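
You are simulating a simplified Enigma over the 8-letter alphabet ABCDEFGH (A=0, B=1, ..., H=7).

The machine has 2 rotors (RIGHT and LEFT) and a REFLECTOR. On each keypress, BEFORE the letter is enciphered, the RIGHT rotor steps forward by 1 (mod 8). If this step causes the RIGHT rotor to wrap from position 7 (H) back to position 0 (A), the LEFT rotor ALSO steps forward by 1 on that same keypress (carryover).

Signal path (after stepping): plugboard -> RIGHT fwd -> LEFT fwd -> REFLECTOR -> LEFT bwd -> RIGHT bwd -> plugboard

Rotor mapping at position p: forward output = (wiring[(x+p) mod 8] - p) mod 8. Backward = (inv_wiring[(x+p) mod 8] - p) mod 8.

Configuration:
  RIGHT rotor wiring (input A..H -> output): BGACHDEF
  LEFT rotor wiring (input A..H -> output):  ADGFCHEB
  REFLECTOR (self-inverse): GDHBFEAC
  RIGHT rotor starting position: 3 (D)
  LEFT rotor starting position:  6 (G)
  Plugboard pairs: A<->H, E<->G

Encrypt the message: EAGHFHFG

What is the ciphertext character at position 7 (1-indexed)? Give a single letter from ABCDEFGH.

Char 1 ('E'): step: R->4, L=6; E->plug->G->R->E->L->A->refl->G->L'->A->R'->C->plug->C
Char 2 ('A'): step: R->5, L=6; A->plug->H->R->C->L->C->refl->H->L'->F->R'->G->plug->E
Char 3 ('G'): step: R->6, L=6; G->plug->E->R->C->L->C->refl->H->L'->F->R'->H->plug->A
Char 4 ('H'): step: R->7, L=6; H->plug->A->R->G->L->E->refl->F->L'->D->R'->E->plug->G
Char 5 ('F'): step: R->0, L->7 (L advanced); F->plug->F->R->D->L->H->refl->C->L'->A->R'->C->plug->C
Char 6 ('H'): step: R->1, L=7; H->plug->A->R->F->L->D->refl->B->L'->B->R'->C->plug->C
Char 7 ('F'): step: R->2, L=7; F->plug->F->R->D->L->H->refl->C->L'->A->R'->B->plug->B

B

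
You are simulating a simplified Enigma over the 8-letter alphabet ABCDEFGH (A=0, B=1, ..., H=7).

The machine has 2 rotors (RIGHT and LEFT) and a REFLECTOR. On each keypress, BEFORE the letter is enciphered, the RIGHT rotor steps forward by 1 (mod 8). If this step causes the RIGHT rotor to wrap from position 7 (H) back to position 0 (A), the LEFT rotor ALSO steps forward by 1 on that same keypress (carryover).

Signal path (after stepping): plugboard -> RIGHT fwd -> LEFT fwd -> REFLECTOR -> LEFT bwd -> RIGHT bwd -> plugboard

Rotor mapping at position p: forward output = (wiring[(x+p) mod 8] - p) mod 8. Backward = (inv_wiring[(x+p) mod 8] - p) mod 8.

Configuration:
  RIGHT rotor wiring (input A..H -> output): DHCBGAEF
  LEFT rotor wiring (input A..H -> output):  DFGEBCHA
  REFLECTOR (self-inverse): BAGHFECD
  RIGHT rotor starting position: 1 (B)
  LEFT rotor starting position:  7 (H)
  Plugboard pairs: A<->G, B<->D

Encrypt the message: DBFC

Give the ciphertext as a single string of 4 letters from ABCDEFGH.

Char 1 ('D'): step: R->2, L=7; D->plug->B->R->H->L->A->refl->B->L'->A->R'->A->plug->G
Char 2 ('B'): step: R->3, L=7; B->plug->D->R->B->L->E->refl->F->L'->E->R'->G->plug->A
Char 3 ('F'): step: R->4, L=7; F->plug->F->R->D->L->H->refl->D->L'->G->R'->G->plug->A
Char 4 ('C'): step: R->5, L=7; C->plug->C->R->A->L->B->refl->A->L'->H->R'->B->plug->D

Answer: GAAD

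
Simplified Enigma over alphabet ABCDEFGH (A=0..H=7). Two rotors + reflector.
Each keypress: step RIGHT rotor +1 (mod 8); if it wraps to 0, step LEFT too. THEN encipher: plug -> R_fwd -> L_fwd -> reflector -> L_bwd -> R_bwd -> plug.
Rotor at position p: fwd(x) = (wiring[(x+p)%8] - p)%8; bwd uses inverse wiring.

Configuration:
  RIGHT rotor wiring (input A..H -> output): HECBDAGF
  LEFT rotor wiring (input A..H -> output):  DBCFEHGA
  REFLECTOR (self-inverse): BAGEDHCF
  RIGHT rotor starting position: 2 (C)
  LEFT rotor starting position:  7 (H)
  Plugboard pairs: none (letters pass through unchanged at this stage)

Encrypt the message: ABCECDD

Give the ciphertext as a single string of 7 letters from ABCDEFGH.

Char 1 ('A'): step: R->3, L=7; A->plug->A->R->G->L->A->refl->B->L'->A->R'->B->plug->B
Char 2 ('B'): step: R->4, L=7; B->plug->B->R->E->L->G->refl->C->L'->C->R'->C->plug->C
Char 3 ('C'): step: R->5, L=7; C->plug->C->R->A->L->B->refl->A->L'->G->R'->H->plug->H
Char 4 ('E'): step: R->6, L=7; E->plug->E->R->E->L->G->refl->C->L'->C->R'->H->plug->H
Char 5 ('C'): step: R->7, L=7; C->plug->C->R->F->L->F->refl->H->L'->H->R'->H->plug->H
Char 6 ('D'): step: R->0, L->0 (L advanced); D->plug->D->R->B->L->B->refl->A->L'->H->R'->A->plug->A
Char 7 ('D'): step: R->1, L=0; D->plug->D->R->C->L->C->refl->G->L'->G->R'->H->plug->H

Answer: BCHHHAH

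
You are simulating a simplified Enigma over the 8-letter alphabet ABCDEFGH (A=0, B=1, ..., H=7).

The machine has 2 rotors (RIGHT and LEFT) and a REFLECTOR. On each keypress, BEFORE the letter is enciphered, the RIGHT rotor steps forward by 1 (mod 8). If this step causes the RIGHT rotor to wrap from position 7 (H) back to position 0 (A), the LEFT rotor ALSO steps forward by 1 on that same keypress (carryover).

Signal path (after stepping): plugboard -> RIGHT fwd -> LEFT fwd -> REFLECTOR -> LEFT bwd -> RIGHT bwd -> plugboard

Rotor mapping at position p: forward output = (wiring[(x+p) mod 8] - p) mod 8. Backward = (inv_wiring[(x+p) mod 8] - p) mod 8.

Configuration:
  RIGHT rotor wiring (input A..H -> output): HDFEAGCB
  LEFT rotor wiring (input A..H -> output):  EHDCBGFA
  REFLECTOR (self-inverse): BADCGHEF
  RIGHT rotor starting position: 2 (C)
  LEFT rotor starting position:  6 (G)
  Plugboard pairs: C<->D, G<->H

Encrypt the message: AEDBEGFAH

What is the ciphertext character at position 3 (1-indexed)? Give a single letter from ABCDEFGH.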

◆ Task statement:
Going from the line that contains "RIGHT rotor wiring (input A..H -> output): HDFEAGCB" to the last line of the records, reproduce every line as written.

◆ The answer:
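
  RIGHT rotor wiring (input A..H -> output): HDFEAGCB
  LEFT rotor wiring (input A..H -> output):  EHDCBGFA
  REFLECTOR (self-inverse): BADCGHEF
  RIGHT rotor starting position: 2 (C)
  LEFT rotor starting position:  6 (G)
  Plugboard pairs: C<->D, G<->H

Encrypt the message: AEDBEGFAH

What is the ciphertext character at position 3 (1-indexed)? Give a single letter from ABCDEFGH.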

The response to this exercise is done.